"""
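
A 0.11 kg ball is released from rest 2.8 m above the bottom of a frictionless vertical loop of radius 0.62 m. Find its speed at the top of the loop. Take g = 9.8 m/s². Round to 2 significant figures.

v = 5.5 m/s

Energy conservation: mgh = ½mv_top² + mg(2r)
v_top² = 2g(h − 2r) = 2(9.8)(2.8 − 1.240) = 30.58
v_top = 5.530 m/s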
"""
Directions for this task: With every line intact, output the listing above exactly.

Task response:
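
A 0.11 kg ball is released from rest 2.8 m above the bottom of a frictionless vertical loop of radius 0.62 m. Find its speed at the top of the loop. Take g = 9.8 m/s². Round to 2 significant figures.

v = 5.5 m/s

Energy conservation: mgh = ½mv_top² + mg(2r)
v_top² = 2g(h − 2r) = 2(9.8)(2.8 − 1.240) = 30.58
v_top = 5.530 m/s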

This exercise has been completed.